— How to complete this task —
Copy every line of the records below where the word "FIFO" occurs.

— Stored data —
________

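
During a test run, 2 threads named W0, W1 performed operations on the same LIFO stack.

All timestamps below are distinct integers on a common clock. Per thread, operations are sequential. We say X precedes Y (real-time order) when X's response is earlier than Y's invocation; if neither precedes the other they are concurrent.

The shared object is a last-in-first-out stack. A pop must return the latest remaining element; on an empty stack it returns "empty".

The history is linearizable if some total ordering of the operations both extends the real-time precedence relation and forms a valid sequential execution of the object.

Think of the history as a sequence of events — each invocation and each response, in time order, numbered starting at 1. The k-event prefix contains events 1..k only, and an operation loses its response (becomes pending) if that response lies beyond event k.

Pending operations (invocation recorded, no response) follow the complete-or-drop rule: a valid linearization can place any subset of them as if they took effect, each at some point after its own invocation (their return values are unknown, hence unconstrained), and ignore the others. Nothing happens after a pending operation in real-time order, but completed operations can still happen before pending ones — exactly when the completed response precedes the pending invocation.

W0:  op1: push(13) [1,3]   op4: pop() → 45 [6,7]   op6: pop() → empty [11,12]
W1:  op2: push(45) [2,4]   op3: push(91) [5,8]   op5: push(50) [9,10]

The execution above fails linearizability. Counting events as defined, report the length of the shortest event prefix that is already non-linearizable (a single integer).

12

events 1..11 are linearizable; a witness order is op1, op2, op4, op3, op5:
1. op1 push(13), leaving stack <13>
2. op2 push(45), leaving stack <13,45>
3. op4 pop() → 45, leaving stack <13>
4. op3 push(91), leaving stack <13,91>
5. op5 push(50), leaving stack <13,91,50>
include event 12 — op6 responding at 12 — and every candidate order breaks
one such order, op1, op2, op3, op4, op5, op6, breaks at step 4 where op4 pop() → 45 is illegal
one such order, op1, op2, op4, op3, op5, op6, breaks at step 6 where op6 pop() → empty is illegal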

________

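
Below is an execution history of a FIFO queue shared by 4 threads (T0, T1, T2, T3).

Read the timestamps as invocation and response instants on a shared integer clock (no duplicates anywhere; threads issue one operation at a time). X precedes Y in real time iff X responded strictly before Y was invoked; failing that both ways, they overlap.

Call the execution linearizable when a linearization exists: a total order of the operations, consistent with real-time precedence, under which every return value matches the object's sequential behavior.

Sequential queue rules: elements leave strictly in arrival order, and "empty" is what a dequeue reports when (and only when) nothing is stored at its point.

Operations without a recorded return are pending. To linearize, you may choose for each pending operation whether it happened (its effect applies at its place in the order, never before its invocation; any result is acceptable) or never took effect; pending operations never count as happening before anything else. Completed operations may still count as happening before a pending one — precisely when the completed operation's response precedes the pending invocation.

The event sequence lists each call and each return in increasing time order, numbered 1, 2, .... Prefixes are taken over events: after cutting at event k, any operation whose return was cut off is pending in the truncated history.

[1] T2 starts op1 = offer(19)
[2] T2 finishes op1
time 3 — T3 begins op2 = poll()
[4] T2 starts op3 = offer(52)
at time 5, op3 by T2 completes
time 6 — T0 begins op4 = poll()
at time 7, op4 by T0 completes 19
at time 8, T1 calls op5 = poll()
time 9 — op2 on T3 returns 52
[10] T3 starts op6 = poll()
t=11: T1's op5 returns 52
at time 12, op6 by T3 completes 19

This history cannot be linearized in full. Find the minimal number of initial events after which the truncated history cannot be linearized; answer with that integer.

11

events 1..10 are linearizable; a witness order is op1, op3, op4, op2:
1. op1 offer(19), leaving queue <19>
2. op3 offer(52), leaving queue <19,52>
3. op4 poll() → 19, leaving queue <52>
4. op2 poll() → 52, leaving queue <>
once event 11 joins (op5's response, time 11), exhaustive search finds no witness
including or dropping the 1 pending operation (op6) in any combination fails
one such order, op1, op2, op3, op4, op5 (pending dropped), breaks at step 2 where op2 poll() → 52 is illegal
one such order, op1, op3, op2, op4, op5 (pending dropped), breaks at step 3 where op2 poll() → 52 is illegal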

________

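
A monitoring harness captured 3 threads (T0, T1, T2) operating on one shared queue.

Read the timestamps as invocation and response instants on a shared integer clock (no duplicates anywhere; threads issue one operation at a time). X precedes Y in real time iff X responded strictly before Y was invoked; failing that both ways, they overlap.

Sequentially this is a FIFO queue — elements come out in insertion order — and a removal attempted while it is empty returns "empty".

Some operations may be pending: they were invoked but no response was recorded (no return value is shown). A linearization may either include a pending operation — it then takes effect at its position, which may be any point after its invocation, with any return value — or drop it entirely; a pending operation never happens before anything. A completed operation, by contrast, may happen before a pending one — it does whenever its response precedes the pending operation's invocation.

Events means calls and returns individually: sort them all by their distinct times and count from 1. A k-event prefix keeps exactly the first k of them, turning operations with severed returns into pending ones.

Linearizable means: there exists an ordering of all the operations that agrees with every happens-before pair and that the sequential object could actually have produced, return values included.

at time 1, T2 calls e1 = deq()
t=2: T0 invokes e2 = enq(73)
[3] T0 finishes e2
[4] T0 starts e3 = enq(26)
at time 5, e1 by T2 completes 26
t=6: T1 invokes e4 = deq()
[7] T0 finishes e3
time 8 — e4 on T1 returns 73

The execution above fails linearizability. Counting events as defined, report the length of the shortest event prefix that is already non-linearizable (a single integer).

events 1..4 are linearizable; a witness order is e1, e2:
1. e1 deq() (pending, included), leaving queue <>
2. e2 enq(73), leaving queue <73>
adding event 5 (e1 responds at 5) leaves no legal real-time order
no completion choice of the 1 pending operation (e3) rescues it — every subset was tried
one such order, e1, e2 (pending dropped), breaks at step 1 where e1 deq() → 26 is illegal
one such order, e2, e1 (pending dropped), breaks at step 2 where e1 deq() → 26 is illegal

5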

________

— Final answer —
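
Below is an execution history of a FIFO queue shared by 4 threads (T0, T1, T2, T3).
Sequentially this is a FIFO queue — elements come out in insertion order — and a removal attempted while it is empty returns "empty".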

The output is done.